**PROBLEM TO SOLVE:**
Write out the entries below once more, exactly.

Stored data entries
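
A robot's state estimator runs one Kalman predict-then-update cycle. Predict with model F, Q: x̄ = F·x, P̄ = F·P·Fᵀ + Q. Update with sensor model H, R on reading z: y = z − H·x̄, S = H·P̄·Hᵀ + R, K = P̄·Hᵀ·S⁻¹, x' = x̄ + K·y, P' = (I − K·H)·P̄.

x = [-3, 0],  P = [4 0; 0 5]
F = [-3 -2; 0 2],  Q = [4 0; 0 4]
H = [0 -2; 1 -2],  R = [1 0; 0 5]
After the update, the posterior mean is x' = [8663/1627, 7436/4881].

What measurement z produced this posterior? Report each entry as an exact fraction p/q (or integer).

z = [-3, 2]

x̄ = F·x = [9, 0]
P̄ = F·P·Fᵀ + Q = [60 -20; -20 24]
S = H·P̄·Hᵀ + R = [97 136; 136 241]
K = P̄·Hᵀ·S⁻¹ = [-1320/1627 1420/1627; -2320/4881 -68/4881]
x' − x̄ = [-5980/1627, 7436/4881] = K·y
y = (KᵀK)⁻¹·Kᵀ·(x' − x̄) = [-3, -7]
z = y + H·x̄ = [-3, -7] + [0, 9] = [-3, 2]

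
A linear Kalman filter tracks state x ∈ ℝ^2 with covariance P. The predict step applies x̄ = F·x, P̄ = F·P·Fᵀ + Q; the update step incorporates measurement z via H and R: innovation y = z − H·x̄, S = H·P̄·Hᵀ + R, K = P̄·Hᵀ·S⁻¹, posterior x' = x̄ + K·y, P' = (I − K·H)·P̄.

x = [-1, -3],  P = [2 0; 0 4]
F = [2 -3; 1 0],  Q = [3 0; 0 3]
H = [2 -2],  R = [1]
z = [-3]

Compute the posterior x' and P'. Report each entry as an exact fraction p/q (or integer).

x' = [-395/177, -139/177]
P' = [923/177 880/177; 880/177 881/177]

x̄ = F·x = [7, -1]
P̄ = F·P·Fᵀ + Q = [47 4; 4 5]
y = z − H·x̄ = [-19]
S = H·P̄·Hᵀ + R = [177]
K = P̄·Hᵀ·S⁻¹ = [86/177; -2/177]
x' = x̄ + K·y = [-395/177, -139/177]
P' = (I − K·H)·P̄ = [923/177 880/177; 880/177 881/177]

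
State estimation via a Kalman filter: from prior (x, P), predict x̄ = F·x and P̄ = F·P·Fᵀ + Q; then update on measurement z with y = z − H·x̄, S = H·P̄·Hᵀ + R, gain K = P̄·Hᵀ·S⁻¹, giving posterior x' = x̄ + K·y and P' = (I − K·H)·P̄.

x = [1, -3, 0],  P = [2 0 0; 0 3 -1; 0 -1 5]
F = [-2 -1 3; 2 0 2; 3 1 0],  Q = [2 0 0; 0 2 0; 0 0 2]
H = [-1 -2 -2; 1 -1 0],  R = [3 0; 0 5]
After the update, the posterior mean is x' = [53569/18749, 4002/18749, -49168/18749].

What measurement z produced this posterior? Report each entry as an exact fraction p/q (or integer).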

**RESPONSE AREA:**
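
A robot's state estimator runs one Kalman predict-then-update cycle. Predict with model F, Q: x̄ = F·x, P̄ = F·P·Fᵀ + Q. Update with sensor model H, R on reading z: y = z − H·x̄, S = H·P̄·Hᵀ + R, K = P̄·Hᵀ·S⁻¹, x' = x̄ + K·y, P' = (I − K·H)·P̄.

x = [-3, 0],  P = [4 0; 0 5]
F = [-3 -2; 0 2],  Q = [4 0; 0 4]
H = [0 -2; 1 -2],  R = [1 0; 0 5]
After the update, the posterior mean is x' = [8663/1627, 7436/4881].

What measurement z produced this posterior? Report each entry as an exact fraction p/q (or integer).

z = [-3, 2]

x̄ = F·x = [9, 0]
P̄ = F·P·Fᵀ + Q = [60 -20; -20 24]
S = H·P̄·Hᵀ + R = [97 136; 136 241]
K = P̄·Hᵀ·S⁻¹ = [-1320/1627 1420/1627; -2320/4881 -68/4881]
x' − x̄ = [-5980/1627, 7436/4881] = K·y
y = (KᵀK)⁻¹·Kᵀ·(x' − x̄) = [-3, -7]
z = y + H·x̄ = [-3, -7] + [0, 9] = [-3, 2]

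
A linear Kalman filter tracks state x ∈ ℝ^2 with covariance P. The predict step applies x̄ = F·x, P̄ = F·P·Fᵀ + Q; the update step incorporates measurement z via H and R: innovation y = z − H·x̄, S = H·P̄·Hᵀ + R, K = P̄·Hᵀ·S⁻¹, posterior x' = x̄ + K·y, P' = (I − K·H)·P̄.

x = [-1, -3],  P = [2 0; 0 4]
F = [2 -3; 1 0],  Q = [3 0; 0 3]
H = [2 -2],  R = [1]
z = [-3]

Compute the posterior x' and P'. Report each entry as an exact fraction p/q (or integer).

x' = [-395/177, -139/177]
P' = [923/177 880/177; 880/177 881/177]

x̄ = F·x = [7, -1]
P̄ = F·P·Fᵀ + Q = [47 4; 4 5]
y = z − H·x̄ = [-19]
S = H·P̄·Hᵀ + R = [177]
K = P̄·Hᵀ·S⁻¹ = [86/177; -2/177]
x' = x̄ + K·y = [-395/177, -139/177]
P' = (I − K·H)·P̄ = [923/177 880/177; 880/177 881/177]

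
State estimation via a Kalman filter: from prior (x, P), predict x̄ = F·x and P̄ = F·P·Fᵀ + Q; then update on measurement z with y = z − H·x̄, S = H·P̄·Hᵀ + R, gain K = P̄·Hᵀ·S⁻¹, giving posterior x' = x̄ + K·y and P' = (I − K·H)·P̄.

x = [1, -3, 0],  P = [2 0 0; 0 3 -1; 0 -1 5]
F = [-2 -1 3; 2 0 2; 3 1 0],  Q = [2 0 0; 0 2 0; 0 0 2]
H = [-1 -2 -2; 1 -1 0],  R = [3 0; 0 5]
After the update, the posterior mean is x' = [53569/18749, 4002/18749, -49168/18749].

What measurement z produced this posterior? Report each entry as an exact fraction p/q (or integer).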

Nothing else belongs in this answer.